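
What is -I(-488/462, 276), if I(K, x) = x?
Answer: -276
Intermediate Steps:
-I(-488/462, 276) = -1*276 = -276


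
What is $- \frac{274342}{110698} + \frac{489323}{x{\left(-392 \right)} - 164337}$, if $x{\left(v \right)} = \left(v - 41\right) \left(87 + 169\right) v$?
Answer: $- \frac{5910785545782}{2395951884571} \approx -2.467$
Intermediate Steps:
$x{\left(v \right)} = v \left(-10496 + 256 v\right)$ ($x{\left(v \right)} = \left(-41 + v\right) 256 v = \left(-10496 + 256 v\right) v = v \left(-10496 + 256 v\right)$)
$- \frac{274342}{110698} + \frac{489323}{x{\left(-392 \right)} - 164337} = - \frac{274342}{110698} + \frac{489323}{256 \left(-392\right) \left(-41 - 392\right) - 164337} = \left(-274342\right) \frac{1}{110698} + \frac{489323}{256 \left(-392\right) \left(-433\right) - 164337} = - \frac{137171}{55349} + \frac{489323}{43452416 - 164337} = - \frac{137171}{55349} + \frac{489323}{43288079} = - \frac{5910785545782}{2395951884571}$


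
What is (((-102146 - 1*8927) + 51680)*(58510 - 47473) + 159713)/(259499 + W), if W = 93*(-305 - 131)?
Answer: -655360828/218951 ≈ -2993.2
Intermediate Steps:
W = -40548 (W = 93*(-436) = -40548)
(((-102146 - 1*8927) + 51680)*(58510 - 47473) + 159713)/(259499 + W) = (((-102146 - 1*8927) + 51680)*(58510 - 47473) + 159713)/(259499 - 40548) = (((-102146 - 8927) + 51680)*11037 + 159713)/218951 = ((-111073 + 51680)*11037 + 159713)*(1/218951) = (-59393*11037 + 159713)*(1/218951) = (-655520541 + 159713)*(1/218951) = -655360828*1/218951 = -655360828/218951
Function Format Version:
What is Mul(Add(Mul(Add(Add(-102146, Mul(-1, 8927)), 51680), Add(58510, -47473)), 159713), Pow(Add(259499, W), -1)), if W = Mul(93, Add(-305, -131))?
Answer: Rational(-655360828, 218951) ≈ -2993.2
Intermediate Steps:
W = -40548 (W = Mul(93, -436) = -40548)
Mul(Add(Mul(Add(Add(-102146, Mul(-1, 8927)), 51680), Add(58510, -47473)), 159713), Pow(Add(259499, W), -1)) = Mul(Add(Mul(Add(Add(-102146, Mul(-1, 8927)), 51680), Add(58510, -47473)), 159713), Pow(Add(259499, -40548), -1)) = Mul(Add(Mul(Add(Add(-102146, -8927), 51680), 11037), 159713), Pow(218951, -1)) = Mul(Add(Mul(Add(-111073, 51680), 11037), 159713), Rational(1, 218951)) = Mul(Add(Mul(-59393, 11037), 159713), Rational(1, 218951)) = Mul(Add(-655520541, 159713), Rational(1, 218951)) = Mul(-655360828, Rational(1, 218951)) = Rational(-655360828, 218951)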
^^^^
** Instructions for the task **
Print the data above again, with nothing altered and nothing left out.

** Written answer **
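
What is -I(-488/462, 276), if I(K, x) = x?
Answer: -276
Intermediate Steps:
-I(-488/462, 276) = -1*276 = -276


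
What is $- \frac{274342}{110698} + \frac{489323}{x{\left(-392 \right)} - 164337}$, if $x{\left(v \right)} = \left(v - 41\right) \left(87 + 169\right) v$?
Answer: $- \frac{5910785545782}{2395951884571} \approx -2.467$
Intermediate Steps:
$x{\left(v \right)} = v \left(-10496 + 256 v\right)$ ($x{\left(v \right)} = \left(-41 + v\right) 256 v = \left(-10496 + 256 v\right) v = v \left(-10496 + 256 v\right)$)
$- \frac{274342}{110698} + \frac{489323}{x{\left(-392 \right)} - 164337} = - \frac{274342}{110698} + \frac{489323}{256 \left(-392\right) \left(-41 - 392\right) - 164337} = \left(-274342\right) \frac{1}{110698} + \frac{489323}{256 \left(-392\right) \left(-433\right) - 164337} = - \frac{137171}{55349} + \frac{489323}{43452416 - 164337} = - \frac{137171}{55349} + \frac{489323}{43288079} = - \frac{5910785545782}{2395951884571}$


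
What is (((-102146 - 1*8927) + 51680)*(58510 - 47473) + 159713)/(259499 + W), if W = 93*(-305 - 131)?
Answer: -655360828/218951 ≈ -2993.2
Intermediate Steps:
W = -40548 (W = 93*(-436) = -40548)
(((-102146 - 1*8927) + 51680)*(58510 - 47473) + 159713)/(259499 + W) = (((-102146 - 1*8927) + 51680)*(58510 - 47473) + 159713)/(259499 - 40548) = (((-102146 - 8927) + 51680)*11037 + 159713)/218951 = ((-111073 + 51680)*11037 + 159713)*(1/218951) = (-59393*11037 + 159713)*(1/218951) = (-655520541 + 159713)*(1/218951) = -655360828*1/218951 = -655360828/218951
Function Format Version:
What is Mul(Add(Mul(Add(Add(-102146, Mul(-1, 8927)), 51680), Add(58510, -47473)), 159713), Pow(Add(259499, W), -1)), if W = Mul(93, Add(-305, -131))?
Answer: Rational(-655360828, 218951) ≈ -2993.2
Intermediate Steps:
W = -40548 (W = Mul(93, -436) = -40548)
Mul(Add(Mul(Add(Add(-102146, Mul(-1, 8927)), 51680), Add(58510, -47473)), 159713), Pow(Add(259499, W), -1)) = Mul(Add(Mul(Add(Add(-102146, Mul(-1, 8927)), 51680), Add(58510, -47473)), 159713), Pow(Add(259499, -40548), -1)) = Mul(Add(Mul(Add(Add(-102146, -8927), 51680), 11037), 159713), Pow(218951, -1)) = Mul(Add(Mul(Add(-111073, 51680), 11037), 159713), Rational(1, 218951)) = Mul(Add(Mul(-59393, 11037), 159713), Rational(1, 218951)) = Mul(Add(-655520541, 159713), Rational(1, 218951)) = Mul(-655360828, Rational(1, 218951)) = Rational(-655360828, 218951)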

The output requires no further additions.